Your answer should be the line that contains "6, 1, 6, 7, 1" and each line after it, restated word for word through the final line of the entries.

[Saved data entries]
--- START ---

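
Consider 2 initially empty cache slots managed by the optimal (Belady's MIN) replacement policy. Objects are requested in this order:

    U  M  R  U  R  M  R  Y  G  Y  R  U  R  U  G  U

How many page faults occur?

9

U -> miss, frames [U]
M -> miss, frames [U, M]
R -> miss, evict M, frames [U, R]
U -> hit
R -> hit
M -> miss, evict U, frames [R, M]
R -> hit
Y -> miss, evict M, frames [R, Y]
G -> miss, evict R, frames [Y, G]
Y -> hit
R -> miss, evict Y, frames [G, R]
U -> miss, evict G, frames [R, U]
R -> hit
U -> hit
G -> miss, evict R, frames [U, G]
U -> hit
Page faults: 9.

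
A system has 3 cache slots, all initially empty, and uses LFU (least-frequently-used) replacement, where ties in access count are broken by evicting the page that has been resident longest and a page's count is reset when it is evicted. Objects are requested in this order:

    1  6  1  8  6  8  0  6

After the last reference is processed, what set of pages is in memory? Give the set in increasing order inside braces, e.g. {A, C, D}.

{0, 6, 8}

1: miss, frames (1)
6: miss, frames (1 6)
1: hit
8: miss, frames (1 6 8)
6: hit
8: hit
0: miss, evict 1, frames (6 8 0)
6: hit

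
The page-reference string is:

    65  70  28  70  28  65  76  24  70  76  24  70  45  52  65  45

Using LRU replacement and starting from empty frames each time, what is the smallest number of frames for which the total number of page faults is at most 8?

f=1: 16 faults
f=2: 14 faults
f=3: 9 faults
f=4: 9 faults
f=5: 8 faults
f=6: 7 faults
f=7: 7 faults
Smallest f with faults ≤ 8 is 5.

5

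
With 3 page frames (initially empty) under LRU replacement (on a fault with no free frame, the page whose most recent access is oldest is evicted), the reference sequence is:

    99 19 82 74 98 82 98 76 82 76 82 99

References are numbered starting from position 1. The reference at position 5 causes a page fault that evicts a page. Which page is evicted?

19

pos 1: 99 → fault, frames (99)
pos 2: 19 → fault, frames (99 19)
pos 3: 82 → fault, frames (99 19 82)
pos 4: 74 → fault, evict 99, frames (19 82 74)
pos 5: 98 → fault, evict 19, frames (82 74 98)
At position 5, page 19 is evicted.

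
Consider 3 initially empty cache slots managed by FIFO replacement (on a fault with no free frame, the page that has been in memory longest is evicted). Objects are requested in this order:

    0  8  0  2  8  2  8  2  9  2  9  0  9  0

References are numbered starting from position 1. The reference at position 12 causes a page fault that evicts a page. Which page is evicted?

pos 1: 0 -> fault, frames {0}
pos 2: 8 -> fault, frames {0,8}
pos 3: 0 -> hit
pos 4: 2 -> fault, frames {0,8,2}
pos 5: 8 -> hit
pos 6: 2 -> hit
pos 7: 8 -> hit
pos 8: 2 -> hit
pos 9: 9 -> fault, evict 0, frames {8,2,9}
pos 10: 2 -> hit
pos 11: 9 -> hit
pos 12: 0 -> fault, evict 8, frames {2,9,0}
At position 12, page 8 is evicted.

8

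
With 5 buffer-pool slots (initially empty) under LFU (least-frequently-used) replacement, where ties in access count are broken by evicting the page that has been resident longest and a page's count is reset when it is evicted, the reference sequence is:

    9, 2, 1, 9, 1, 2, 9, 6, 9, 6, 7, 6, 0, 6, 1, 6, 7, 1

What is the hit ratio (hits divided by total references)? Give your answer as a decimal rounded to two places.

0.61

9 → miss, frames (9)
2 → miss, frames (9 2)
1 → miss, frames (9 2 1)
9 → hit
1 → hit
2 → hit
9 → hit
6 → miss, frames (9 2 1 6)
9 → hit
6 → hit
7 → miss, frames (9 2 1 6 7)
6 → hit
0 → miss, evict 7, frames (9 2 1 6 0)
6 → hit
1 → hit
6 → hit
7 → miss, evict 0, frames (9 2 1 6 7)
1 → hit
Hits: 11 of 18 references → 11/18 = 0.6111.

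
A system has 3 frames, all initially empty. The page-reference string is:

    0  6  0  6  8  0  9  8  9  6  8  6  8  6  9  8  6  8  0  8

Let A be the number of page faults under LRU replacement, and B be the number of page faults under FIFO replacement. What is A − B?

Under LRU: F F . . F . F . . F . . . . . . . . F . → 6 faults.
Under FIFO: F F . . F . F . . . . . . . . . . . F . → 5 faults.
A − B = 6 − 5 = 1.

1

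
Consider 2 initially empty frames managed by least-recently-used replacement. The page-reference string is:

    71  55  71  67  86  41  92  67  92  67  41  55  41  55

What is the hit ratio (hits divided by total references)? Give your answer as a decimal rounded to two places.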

--- END ---

- _THE COMPLETED TASK_
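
    9, 2, 1, 9, 1, 2, 9, 6, 9, 6, 7, 6, 0, 6, 1, 6, 7, 1

What is the hit ratio (hits divided by total references)? Give your answer as a decimal rounded to two places.

0.61

9 → miss, frames (9)
2 → miss, frames (9 2)
1 → miss, frames (9 2 1)
9 → hit
1 → hit
2 → hit
9 → hit
6 → miss, frames (9 2 1 6)
9 → hit
6 → hit
7 → miss, frames (9 2 1 6 7)
6 → hit
0 → miss, evict 7, frames (9 2 1 6 0)
6 → hit
1 → hit
6 → hit
7 → miss, evict 0, frames (9 2 1 6 7)
1 → hit
Hits: 11 of 18 references → 11/18 = 0.6111.

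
A system has 3 frames, all initially empty. The page-reference string is:

    0  6  0  6  8  0  9  8  9  6  8  6  8  6  9  8  6  8  0  8

Let A be the number of page faults under LRU replacement, and B be the number of page faults under FIFO replacement. What is A − B?

Under LRU: F F . . F . F . . F . . . . . . . . F . → 6 faults.
Under FIFO: F F . . F . F . . . . . . . . . . . F . → 5 faults.
A − B = 6 − 5 = 1.

1

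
Consider 2 initially empty frames managed by least-recently-used replacement. The page-reference string is:

    71  55  71  67  86  41  92  67  92  67  41  55  41  55

What is the hit ratio (hits divided by total references)? Give your answer as a decimal rounded to two places.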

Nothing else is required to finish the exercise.